WORK REQUIRED ->
From the entries below, return exactly the lines beginning at the one that contains "For a reaction" and ending at the one that contains "For the reaction H₂", both of them included, and only those lines.

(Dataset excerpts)
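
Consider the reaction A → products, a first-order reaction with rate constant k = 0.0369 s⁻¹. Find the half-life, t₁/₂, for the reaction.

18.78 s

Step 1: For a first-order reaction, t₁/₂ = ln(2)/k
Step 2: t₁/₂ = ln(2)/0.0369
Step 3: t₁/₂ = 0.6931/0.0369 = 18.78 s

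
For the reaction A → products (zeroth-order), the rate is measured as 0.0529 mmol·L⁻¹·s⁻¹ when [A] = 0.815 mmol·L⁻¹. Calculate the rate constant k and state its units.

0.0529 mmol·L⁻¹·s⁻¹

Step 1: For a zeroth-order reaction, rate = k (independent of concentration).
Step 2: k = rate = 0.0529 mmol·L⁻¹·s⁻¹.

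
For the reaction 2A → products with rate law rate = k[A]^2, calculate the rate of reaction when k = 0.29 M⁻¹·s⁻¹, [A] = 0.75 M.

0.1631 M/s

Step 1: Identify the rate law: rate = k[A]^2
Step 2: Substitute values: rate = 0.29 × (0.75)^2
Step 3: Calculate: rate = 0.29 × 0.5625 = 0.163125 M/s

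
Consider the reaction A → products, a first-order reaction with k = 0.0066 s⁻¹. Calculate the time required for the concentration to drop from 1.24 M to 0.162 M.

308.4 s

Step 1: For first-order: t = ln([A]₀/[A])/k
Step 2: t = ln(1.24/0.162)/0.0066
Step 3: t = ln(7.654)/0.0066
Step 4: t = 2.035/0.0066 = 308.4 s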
* * *
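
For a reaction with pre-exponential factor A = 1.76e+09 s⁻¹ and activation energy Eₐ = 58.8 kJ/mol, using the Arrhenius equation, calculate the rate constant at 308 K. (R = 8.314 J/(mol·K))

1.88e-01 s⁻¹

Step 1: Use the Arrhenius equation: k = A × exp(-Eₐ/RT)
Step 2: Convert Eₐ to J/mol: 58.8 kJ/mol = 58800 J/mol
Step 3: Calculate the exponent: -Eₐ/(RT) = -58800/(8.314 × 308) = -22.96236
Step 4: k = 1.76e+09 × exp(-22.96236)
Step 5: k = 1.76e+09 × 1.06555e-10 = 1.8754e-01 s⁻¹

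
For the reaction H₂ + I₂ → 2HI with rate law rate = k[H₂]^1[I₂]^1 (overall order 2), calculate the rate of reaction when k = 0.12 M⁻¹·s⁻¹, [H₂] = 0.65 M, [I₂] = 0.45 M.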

OUTPUT OF THE EXERCISE ->
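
For a reaction with pre-exponential factor A = 1.76e+09 s⁻¹ and activation energy Eₐ = 58.8 kJ/mol, using the Arrhenius equation, calculate the rate constant at 308 K. (R = 8.314 J/(mol·K))

1.88e-01 s⁻¹

Step 1: Use the Arrhenius equation: k = A × exp(-Eₐ/RT)
Step 2: Convert Eₐ to J/mol: 58.8 kJ/mol = 58800 J/mol
Step 3: Calculate the exponent: -Eₐ/(RT) = -58800/(8.314 × 308) = -22.96236
Step 4: k = 1.76e+09 × exp(-22.96236)
Step 5: k = 1.76e+09 × 1.06555e-10 = 1.8754e-01 s⁻¹

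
For the reaction H₂ + I₂ → 2HI with rate law rate = k[H₂]^1[I₂]^1 (overall order 2), calculate the rate of reaction when k = 0.12 M⁻¹·s⁻¹, [H₂] = 0.65 M, [I₂] = 0.45 M.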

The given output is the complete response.